* [PROBLEM DETAILS]
Your response should consist of every record, exactly as given.

* [INFORMATION PROVIDED]

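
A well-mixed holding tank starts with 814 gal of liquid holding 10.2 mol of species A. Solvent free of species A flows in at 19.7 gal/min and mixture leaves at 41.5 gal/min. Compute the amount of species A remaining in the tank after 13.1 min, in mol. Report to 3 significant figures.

Let m(t) be the amount of species A. Volume: V(t) = V₀ + (Q_in − Q_out) t = 814 − 21.800 t; V(13.1) = 528.42 gal.
Species balance (pure solvent in): dm/dt = −Q_out · m/V(t).
dm/m = −Q_out dt/(V₀ − 21.800 t); integrating gives ln(m/m₀) = −(Q_out/(Q_in−Q_out)) ln(V/V₀).
m = m₀ (V₀/V)^(Q_out/(Q_in−Q_out)) = 10.2 × (814/528.42)^(-1.9037) = 4.4811 mol.

4.48 mol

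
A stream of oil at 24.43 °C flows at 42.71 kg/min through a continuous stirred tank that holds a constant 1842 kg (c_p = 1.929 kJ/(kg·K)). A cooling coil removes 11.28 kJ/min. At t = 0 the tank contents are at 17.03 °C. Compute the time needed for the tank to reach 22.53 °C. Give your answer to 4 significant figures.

M c_p dT/dt = ṁ c_p (T_in − T) − Q̇.
τ = M/ṁ = 43.1281 min; T_ss = T_in − Q̇/(ṁ c_p) = 24.2931 °C.
T(t) = T_ss + (T₀ − T_ss) e^(−t/τ). Set T = 22.53:
e^(−t/τ) = (22.53 − 24.2931)/(17.03 − 24.2931) = 0.242746
t = −43.1281 · ln(0.242746) = 61.0581 min.

61.06 min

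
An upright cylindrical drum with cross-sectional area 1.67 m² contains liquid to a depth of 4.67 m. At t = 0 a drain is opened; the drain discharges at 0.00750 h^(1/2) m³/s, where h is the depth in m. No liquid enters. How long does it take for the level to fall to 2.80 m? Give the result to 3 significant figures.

217 s

A dh/dt = −Q_out = −0.00750 √h.
This is separable: 2 d(√h)/dt = −0.00750/A, so √h = √h₀ − (0.00750/(2A)) t.
t = 2A(√h₀ − √h)/0.00750 = 2·1.67·(√4.67 − √2.80)/0.00750
  = 3.3400 × (2.1610 − 1.6733) / 0.00750 = 217.19 s.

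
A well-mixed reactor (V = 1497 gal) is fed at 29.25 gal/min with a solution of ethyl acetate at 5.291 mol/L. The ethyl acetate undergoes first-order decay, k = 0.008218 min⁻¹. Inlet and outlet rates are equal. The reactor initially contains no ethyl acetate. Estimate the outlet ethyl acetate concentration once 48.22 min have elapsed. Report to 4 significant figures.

2.748 mol/L

Accumulation = in − out − consumed: V dC/dt = Q C_in − Q C − k V C.
This is linear with rate a = Q/V + k = 0.0277571 min⁻¹.
C_ss = Q C_in/(Q + kV) = 3.72450 mol/L; C(t) = C_ss + (C₀ − C_ss) e^(−a t).
C(48.22) = 3.72450 + (-3.72450)·e^(−0.0277571·48.22) = 3.72450 + (-3.72450)·0.262253 = 2.74774 mol/L.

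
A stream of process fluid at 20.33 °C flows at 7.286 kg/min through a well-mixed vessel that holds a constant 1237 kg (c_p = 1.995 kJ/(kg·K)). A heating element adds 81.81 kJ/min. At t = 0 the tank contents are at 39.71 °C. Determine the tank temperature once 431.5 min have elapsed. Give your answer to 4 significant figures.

27.04 °C

Unsteady energy balance on the tank contents: M c_p dT/dt = ṁ c_p (T_in − T) + 81.81.
Rearrange: dT/dt = (T_ss − T)/τ with τ = M/ṁ = 169.778 min and T_ss = T_in + Q̇/(ṁ c_p) = 25.9583 °C.
T approaches T_ss exponentially: T(t) = T_ss + (T₀ − T_ss) e^(−t/τ).
T(431.5) = 25.9583 + (13.7517)·e^(−431.5/169.778) = 25.9583 + (13.7517)·0.0787435 = 27.0411 °C.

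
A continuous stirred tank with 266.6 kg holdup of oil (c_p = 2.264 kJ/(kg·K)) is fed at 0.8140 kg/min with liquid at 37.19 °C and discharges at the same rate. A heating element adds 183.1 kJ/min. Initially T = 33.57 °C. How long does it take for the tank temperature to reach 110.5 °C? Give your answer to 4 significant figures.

Unsteady energy balance on the tank contents: M c_p dT/dt = ṁ c_p (T_in − T) + 183.1.
τ = M/ṁ = 327.518 min; T_ss = T_in + Q̇/(ṁ c_p) = 136.544 °C.
T(t) = T_ss + (T₀ − T_ss) e^(−t/τ). Set T = 110.5:
e^(−t/τ) = (110.5 − 136.544)/(33.57 − 136.544) = 0.252922
t = −327.518 · ln(0.252922) = 450.231 min.

450.2 min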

* [TASK SOLUTION]
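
A well-mixed holding tank starts with 814 gal of liquid holding 10.2 mol of species A. Solvent free of species A flows in at 19.7 gal/min and mixture leaves at 41.5 gal/min. Compute the amount of species A remaining in the tank after 13.1 min, in mol. Report to 3 significant figures.

Let m(t) be the amount of species A. Volume: V(t) = V₀ + (Q_in − Q_out) t = 814 − 21.800 t; V(13.1) = 528.42 gal.
Species balance (pure solvent in): dm/dt = −Q_out · m/V(t).
dm/m = −Q_out dt/(V₀ − 21.800 t); integrating gives ln(m/m₀) = −(Q_out/(Q_in−Q_out)) ln(V/V₀).
m = m₀ (V₀/V)^(Q_out/(Q_in−Q_out)) = 10.2 × (814/528.42)^(-1.9037) = 4.4811 mol.

4.48 mol

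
A stream of oil at 24.43 °C flows at 42.71 kg/min through a continuous stirred tank that holds a constant 1842 kg (c_p = 1.929 kJ/(kg·K)). A cooling coil removes 11.28 kJ/min. At t = 0 the tank contents are at 17.03 °C. Compute the time needed for the tank to reach 22.53 °C. Give your answer to 4 significant figures.

M c_p dT/dt = ṁ c_p (T_in − T) − Q̇.
τ = M/ṁ = 43.1281 min; T_ss = T_in − Q̇/(ṁ c_p) = 24.2931 °C.
T(t) = T_ss + (T₀ − T_ss) e^(−t/τ). Set T = 22.53:
e^(−t/τ) = (22.53 − 24.2931)/(17.03 − 24.2931) = 0.242746
t = −43.1281 · ln(0.242746) = 61.0581 min.

61.06 min

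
An upright cylindrical drum with cross-sectional area 1.67 m² contains liquid to a depth of 4.67 m. At t = 0 a drain is opened; the drain discharges at 0.00750 h^(1/2) m³/s, where h is the depth in m. No liquid enters. How long does it take for the level to fall to 2.80 m? Give the result to 3 significant figures.

217 s

A dh/dt = −Q_out = −0.00750 √h.
This is separable: 2 d(√h)/dt = −0.00750/A, so √h = √h₀ − (0.00750/(2A)) t.
t = 2A(√h₀ − √h)/0.00750 = 2·1.67·(√4.67 − √2.80)/0.00750
  = 3.3400 × (2.1610 − 1.6733) / 0.00750 = 217.19 s.

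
A well-mixed reactor (V = 1497 gal) is fed at 29.25 gal/min with a solution of ethyl acetate at 5.291 mol/L. The ethyl acetate undergoes first-order decay, k = 0.008218 min⁻¹. Inlet and outlet rates are equal. The reactor initially contains no ethyl acetate. Estimate the outlet ethyl acetate concentration once 48.22 min have elapsed. Report to 4 significant figures.

2.748 mol/L

Accumulation = in − out − consumed: V dC/dt = Q C_in − Q C − k V C.
This is linear with rate a = Q/V + k = 0.0277571 min⁻¹.
C_ss = Q C_in/(Q + kV) = 3.72450 mol/L; C(t) = C_ss + (C₀ − C_ss) e^(−a t).
C(48.22) = 3.72450 + (-3.72450)·e^(−0.0277571·48.22) = 3.72450 + (-3.72450)·0.262253 = 2.74774 mol/L.

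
A stream of process fluid at 20.33 °C flows at 7.286 kg/min through a well-mixed vessel that holds a constant 1237 kg (c_p = 1.995 kJ/(kg·K)). A heating element adds 81.81 kJ/min. At t = 0 the tank contents are at 39.71 °C. Determine the tank temperature once 431.5 min have elapsed. Give your answer to 4 significant figures.

27.04 °C

Unsteady energy balance on the tank contents: M c_p dT/dt = ṁ c_p (T_in − T) + 81.81.
Rearrange: dT/dt = (T_ss − T)/τ with τ = M/ṁ = 169.778 min and T_ss = T_in + Q̇/(ṁ c_p) = 25.9583 °C.
T approaches T_ss exponentially: T(t) = T_ss + (T₀ − T_ss) e^(−t/τ).
T(431.5) = 25.9583 + (13.7517)·e^(−431.5/169.778) = 25.9583 + (13.7517)·0.0787435 = 27.0411 °C.

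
A continuous stirred tank with 266.6 kg holdup of oil (c_p = 2.264 kJ/(kg·K)) is fed at 0.8140 kg/min with liquid at 37.19 °C and discharges at the same rate. A heating element adds 183.1 kJ/min. Initially T = 33.57 °C. How long does it take for the tank temperature to reach 110.5 °C? Give your answer to 4 significant figures.

Unsteady energy balance on the tank contents: M c_p dT/dt = ṁ c_p (T_in − T) + 183.1.
τ = M/ṁ = 327.518 min; T_ss = T_in + Q̇/(ṁ c_p) = 136.544 °C.
T(t) = T_ss + (T₀ − T_ss) e^(−t/τ). Set T = 110.5:
e^(−t/τ) = (110.5 − 136.544)/(33.57 − 136.544) = 0.252922
t = −327.518 · ln(0.252922) = 450.231 min.

450.2 min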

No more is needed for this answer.